Instructions to follow:
After locating the line that contains "abroad | 110.2 |" in the records below, write out exactly that line and each line after it through the one that contains "workers | 280.3 |", and nothing else.

== Information shown ==

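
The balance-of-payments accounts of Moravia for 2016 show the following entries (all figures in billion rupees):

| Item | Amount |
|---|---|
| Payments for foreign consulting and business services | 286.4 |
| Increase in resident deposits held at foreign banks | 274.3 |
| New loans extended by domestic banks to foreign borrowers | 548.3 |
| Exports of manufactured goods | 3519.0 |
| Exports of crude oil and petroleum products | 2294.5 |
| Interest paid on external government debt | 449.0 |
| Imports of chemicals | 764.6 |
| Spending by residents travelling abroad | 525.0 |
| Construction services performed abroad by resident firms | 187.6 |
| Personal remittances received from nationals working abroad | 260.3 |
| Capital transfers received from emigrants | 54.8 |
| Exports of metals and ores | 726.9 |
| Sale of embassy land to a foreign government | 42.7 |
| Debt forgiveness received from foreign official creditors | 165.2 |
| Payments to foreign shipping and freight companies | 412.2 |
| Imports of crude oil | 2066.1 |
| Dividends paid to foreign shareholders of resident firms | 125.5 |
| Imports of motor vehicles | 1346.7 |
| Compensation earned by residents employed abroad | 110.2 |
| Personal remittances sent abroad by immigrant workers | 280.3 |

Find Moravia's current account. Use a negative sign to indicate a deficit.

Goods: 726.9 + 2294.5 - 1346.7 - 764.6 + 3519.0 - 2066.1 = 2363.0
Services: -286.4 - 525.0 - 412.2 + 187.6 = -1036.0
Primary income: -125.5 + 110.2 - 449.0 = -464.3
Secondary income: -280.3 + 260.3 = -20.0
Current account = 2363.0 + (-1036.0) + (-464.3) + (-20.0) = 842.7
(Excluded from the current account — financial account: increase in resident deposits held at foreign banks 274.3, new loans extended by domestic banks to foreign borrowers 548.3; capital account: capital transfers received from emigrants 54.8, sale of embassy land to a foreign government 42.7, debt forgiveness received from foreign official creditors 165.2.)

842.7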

===

Task result:
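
| Compensation earned by residents employed abroad | 110.2 |
| Personal remittances sent abroad by immigrant workers | 280.3 |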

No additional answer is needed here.